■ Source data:
* * * * * * *
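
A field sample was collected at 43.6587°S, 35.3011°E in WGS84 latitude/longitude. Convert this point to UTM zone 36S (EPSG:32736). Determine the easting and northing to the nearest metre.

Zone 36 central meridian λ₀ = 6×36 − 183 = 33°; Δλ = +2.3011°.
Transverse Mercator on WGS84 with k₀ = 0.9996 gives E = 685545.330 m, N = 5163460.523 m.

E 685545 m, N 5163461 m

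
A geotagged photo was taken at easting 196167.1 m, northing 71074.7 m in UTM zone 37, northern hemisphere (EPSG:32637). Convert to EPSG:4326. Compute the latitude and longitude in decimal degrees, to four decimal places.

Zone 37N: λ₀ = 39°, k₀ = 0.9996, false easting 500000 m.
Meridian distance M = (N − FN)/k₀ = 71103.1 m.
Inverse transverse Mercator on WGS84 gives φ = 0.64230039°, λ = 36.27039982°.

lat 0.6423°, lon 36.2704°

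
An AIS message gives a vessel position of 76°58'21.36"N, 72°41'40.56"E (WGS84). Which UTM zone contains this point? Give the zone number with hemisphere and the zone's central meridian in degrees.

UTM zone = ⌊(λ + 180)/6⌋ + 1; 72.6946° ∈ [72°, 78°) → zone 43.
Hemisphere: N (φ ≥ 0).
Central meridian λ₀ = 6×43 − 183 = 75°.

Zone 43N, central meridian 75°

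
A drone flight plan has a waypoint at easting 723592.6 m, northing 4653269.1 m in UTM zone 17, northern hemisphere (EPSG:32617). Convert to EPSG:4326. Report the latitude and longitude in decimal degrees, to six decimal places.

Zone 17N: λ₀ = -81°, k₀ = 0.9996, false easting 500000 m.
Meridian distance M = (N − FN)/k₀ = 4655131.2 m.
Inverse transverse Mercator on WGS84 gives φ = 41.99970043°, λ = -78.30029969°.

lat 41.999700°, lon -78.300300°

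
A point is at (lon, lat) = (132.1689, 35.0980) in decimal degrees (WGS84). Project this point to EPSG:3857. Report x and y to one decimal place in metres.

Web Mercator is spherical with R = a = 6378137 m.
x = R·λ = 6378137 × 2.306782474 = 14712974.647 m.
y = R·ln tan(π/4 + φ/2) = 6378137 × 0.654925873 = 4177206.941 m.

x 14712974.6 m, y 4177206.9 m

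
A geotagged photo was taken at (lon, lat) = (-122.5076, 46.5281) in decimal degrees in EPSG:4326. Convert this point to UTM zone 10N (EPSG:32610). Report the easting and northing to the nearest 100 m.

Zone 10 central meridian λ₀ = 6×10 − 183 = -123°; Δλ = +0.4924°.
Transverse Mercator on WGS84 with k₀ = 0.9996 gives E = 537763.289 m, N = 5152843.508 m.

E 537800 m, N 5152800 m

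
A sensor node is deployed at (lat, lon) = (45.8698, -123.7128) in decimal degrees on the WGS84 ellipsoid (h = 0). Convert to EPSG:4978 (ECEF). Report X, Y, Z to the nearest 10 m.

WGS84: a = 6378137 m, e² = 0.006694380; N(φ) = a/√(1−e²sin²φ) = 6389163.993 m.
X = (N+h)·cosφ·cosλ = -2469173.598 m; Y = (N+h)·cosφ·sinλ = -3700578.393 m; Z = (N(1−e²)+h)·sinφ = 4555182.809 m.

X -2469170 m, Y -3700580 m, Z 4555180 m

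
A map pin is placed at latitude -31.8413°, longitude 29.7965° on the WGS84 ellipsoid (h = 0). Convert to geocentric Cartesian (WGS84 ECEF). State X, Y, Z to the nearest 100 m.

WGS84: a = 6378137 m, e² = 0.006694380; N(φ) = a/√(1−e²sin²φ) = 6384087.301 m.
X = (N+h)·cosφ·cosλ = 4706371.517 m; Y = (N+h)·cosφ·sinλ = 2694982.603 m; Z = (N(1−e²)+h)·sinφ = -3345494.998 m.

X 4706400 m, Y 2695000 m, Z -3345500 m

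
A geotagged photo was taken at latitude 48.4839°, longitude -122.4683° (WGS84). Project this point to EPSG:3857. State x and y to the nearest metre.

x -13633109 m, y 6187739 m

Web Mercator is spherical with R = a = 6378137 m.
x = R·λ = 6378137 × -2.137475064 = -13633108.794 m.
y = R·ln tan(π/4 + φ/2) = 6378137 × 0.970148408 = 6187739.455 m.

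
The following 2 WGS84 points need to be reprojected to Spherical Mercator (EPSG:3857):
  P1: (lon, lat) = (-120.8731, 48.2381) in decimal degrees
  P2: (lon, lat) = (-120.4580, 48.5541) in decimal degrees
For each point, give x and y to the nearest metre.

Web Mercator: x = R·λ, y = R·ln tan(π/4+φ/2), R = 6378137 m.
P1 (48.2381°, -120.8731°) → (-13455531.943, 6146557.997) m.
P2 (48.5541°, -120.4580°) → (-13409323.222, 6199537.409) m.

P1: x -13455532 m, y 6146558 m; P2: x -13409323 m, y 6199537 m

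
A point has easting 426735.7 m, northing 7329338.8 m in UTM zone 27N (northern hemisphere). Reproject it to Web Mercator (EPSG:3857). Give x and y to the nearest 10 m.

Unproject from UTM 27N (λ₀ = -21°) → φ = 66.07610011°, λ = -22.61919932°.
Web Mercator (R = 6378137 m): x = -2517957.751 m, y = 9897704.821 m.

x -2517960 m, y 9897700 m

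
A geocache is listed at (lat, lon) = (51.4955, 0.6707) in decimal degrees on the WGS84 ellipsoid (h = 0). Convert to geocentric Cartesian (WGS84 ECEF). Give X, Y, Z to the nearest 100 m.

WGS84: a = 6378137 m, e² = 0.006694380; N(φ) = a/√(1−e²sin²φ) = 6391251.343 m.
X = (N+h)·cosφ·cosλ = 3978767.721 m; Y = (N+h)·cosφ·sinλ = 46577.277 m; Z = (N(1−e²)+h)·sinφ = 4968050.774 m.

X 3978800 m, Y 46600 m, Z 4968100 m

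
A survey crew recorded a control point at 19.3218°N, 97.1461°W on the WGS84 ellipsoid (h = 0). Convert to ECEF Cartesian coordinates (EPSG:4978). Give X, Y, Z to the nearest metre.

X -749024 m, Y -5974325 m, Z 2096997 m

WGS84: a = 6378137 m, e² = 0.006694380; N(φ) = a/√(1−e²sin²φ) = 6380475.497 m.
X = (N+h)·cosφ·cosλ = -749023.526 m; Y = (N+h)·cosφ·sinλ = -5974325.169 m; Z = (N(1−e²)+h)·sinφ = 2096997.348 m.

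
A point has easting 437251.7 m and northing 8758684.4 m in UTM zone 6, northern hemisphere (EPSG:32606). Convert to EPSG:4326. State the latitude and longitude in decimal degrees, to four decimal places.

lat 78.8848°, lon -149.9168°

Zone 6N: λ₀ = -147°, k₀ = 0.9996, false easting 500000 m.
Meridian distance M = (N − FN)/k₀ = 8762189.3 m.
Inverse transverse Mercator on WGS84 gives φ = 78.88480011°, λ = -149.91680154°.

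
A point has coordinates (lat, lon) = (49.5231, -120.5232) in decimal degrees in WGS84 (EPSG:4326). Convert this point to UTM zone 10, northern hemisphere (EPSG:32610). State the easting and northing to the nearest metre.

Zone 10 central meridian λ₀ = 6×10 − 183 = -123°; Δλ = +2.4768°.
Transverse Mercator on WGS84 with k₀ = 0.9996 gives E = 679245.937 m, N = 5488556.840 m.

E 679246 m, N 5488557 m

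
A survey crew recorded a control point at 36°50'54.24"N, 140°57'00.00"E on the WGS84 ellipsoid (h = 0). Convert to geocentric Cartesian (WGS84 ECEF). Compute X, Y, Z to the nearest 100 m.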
* * * * * * *
■ TASK STATEMENT: Print every record exactly, so that each word matches what is written above.

■ YOUR RESPONSE:
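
A field sample was collected at 43.6587°S, 35.3011°E in WGS84 latitude/longitude. Convert this point to UTM zone 36S (EPSG:32736). Determine the easting and northing to the nearest metre.

Zone 36 central meridian λ₀ = 6×36 − 183 = 33°; Δλ = +2.3011°.
Transverse Mercator on WGS84 with k₀ = 0.9996 gives E = 685545.330 m, N = 5163460.523 m.

E 685545 m, N 5163461 m

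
A geotagged photo was taken at easting 196167.1 m, northing 71074.7 m in UTM zone 37, northern hemisphere (EPSG:32637). Convert to EPSG:4326. Compute the latitude and longitude in decimal degrees, to four decimal places.

Zone 37N: λ₀ = 39°, k₀ = 0.9996, false easting 500000 m.
Meridian distance M = (N − FN)/k₀ = 71103.1 m.
Inverse transverse Mercator on WGS84 gives φ = 0.64230039°, λ = 36.27039982°.

lat 0.6423°, lon 36.2704°

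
An AIS message gives a vessel position of 76°58'21.36"N, 72°41'40.56"E (WGS84). Which UTM zone contains this point? Give the zone number with hemisphere and the zone's central meridian in degrees.

UTM zone = ⌊(λ + 180)/6⌋ + 1; 72.6946° ∈ [72°, 78°) → zone 43.
Hemisphere: N (φ ≥ 0).
Central meridian λ₀ = 6×43 − 183 = 75°.

Zone 43N, central meridian 75°

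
A drone flight plan has a waypoint at easting 723592.6 m, northing 4653269.1 m in UTM zone 17, northern hemisphere (EPSG:32617). Convert to EPSG:4326. Report the latitude and longitude in decimal degrees, to six decimal places.

Zone 17N: λ₀ = -81°, k₀ = 0.9996, false easting 500000 m.
Meridian distance M = (N − FN)/k₀ = 4655131.2 m.
Inverse transverse Mercator on WGS84 gives φ = 41.99970043°, λ = -78.30029969°.

lat 41.999700°, lon -78.300300°

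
A point is at (lon, lat) = (132.1689, 35.0980) in decimal degrees (WGS84). Project this point to EPSG:3857. Report x and y to one decimal place in metres.

Web Mercator is spherical with R = a = 6378137 m.
x = R·λ = 6378137 × 2.306782474 = 14712974.647 m.
y = R·ln tan(π/4 + φ/2) = 6378137 × 0.654925873 = 4177206.941 m.

x 14712974.6 m, y 4177206.9 m

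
A geotagged photo was taken at (lon, lat) = (-122.5076, 46.5281) in decimal degrees in EPSG:4326. Convert this point to UTM zone 10N (EPSG:32610). Report the easting and northing to the nearest 100 m.

Zone 10 central meridian λ₀ = 6×10 − 183 = -123°; Δλ = +0.4924°.
Transverse Mercator on WGS84 with k₀ = 0.9996 gives E = 537763.289 m, N = 5152843.508 m.

E 537800 m, N 5152800 m

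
A sensor node is deployed at (lat, lon) = (45.8698, -123.7128) in decimal degrees on the WGS84 ellipsoid (h = 0). Convert to EPSG:4978 (ECEF). Report X, Y, Z to the nearest 10 m.

WGS84: a = 6378137 m, e² = 0.006694380; N(φ) = a/√(1−e²sin²φ) = 6389163.993 m.
X = (N+h)·cosφ·cosλ = -2469173.598 m; Y = (N+h)·cosφ·sinλ = -3700578.393 m; Z = (N(1−e²)+h)·sinφ = 4555182.809 m.

X -2469170 m, Y -3700580 m, Z 4555180 m

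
A map pin is placed at latitude -31.8413°, longitude 29.7965° on the WGS84 ellipsoid (h = 0). Convert to geocentric Cartesian (WGS84 ECEF). State X, Y, Z to the nearest 100 m.

WGS84: a = 6378137 m, e² = 0.006694380; N(φ) = a/√(1−e²sin²φ) = 6384087.301 m.
X = (N+h)·cosφ·cosλ = 4706371.517 m; Y = (N+h)·cosφ·sinλ = 2694982.603 m; Z = (N(1−e²)+h)·sinφ = -3345494.998 m.

X 4706400 m, Y 2695000 m, Z -3345500 m

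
A geotagged photo was taken at latitude 48.4839°, longitude -122.4683° (WGS84). Project this point to EPSG:3857. State x and y to the nearest metre.

x -13633109 m, y 6187739 m

Web Mercator is spherical with R = a = 6378137 m.
x = R·λ = 6378137 × -2.137475064 = -13633108.794 m.
y = R·ln tan(π/4 + φ/2) = 6378137 × 0.970148408 = 6187739.455 m.

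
The following 2 WGS84 points need to be reprojected to Spherical Mercator (EPSG:3857):
  P1: (lon, lat) = (-120.8731, 48.2381) in decimal degrees
  P2: (lon, lat) = (-120.4580, 48.5541) in decimal degrees
For each point, give x and y to the nearest metre.

Web Mercator: x = R·λ, y = R·ln tan(π/4+φ/2), R = 6378137 m.
P1 (48.2381°, -120.8731°) → (-13455531.943, 6146557.997) m.
P2 (48.5541°, -120.4580°) → (-13409323.222, 6199537.409) m.

P1: x -13455532 m, y 6146558 m; P2: x -13409323 m, y 6199537 m

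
A point has easting 426735.7 m, northing 7329338.8 m in UTM zone 27N (northern hemisphere). Reproject it to Web Mercator (EPSG:3857). Give x and y to the nearest 10 m.

Unproject from UTM 27N (λ₀ = -21°) → φ = 66.07610011°, λ = -22.61919932°.
Web Mercator (R = 6378137 m): x = -2517957.751 m, y = 9897704.821 m.

x -2517960 m, y 9897700 m

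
A geocache is listed at (lat, lon) = (51.4955, 0.6707) in decimal degrees on the WGS84 ellipsoid (h = 0). Convert to geocentric Cartesian (WGS84 ECEF). Give X, Y, Z to the nearest 100 m.

WGS84: a = 6378137 m, e² = 0.006694380; N(φ) = a/√(1−e²sin²φ) = 6391251.343 m.
X = (N+h)·cosφ·cosλ = 3978767.721 m; Y = (N+h)·cosφ·sinλ = 46577.277 m; Z = (N(1−e²)+h)·sinφ = 4968050.774 m.

X 3978800 m, Y 46600 m, Z 4968100 m

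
A survey crew recorded a control point at 19.3218°N, 97.1461°W on the WGS84 ellipsoid (h = 0). Convert to ECEF Cartesian coordinates (EPSG:4978). Give X, Y, Z to the nearest metre.

X -749024 m, Y -5974325 m, Z 2096997 m

WGS84: a = 6378137 m, e² = 0.006694380; N(φ) = a/√(1−e²sin²φ) = 6380475.497 m.
X = (N+h)·cosφ·cosλ = -749023.526 m; Y = (N+h)·cosφ·sinλ = -5974325.169 m; Z = (N(1−e²)+h)·sinφ = 2096997.348 m.

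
A point has easting 437251.7 m and northing 8758684.4 m in UTM zone 6, northern hemisphere (EPSG:32606). Convert to EPSG:4326. State the latitude and longitude in decimal degrees, to four decimal places.

lat 78.8848°, lon -149.9168°

Zone 6N: λ₀ = -147°, k₀ = 0.9996, false easting 500000 m.
Meridian distance M = (N − FN)/k₀ = 8762189.3 m.
Inverse transverse Mercator on WGS84 gives φ = 78.88480011°, λ = -149.91680154°.

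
A point has coordinates (lat, lon) = (49.5231, -120.5232) in decimal degrees in WGS84 (EPSG:4326). Convert this point to UTM zone 10, northern hemisphere (EPSG:32610). State the easting and northing to the nearest metre.

Zone 10 central meridian λ₀ = 6×10 − 183 = -123°; Δλ = +2.4768°.
Transverse Mercator on WGS84 with k₀ = 0.9996 gives E = 679245.937 m, N = 5488556.840 m.

E 679246 m, N 5488557 m

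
A survey crew recorded a control point at 36°50'54.24"N, 140°57'00.00"E on the WGS84 ellipsoid (h = 0). Convert to geocentric Cartesian (WGS84 ECEF). Compute X, Y, Z to the nearest 100 m.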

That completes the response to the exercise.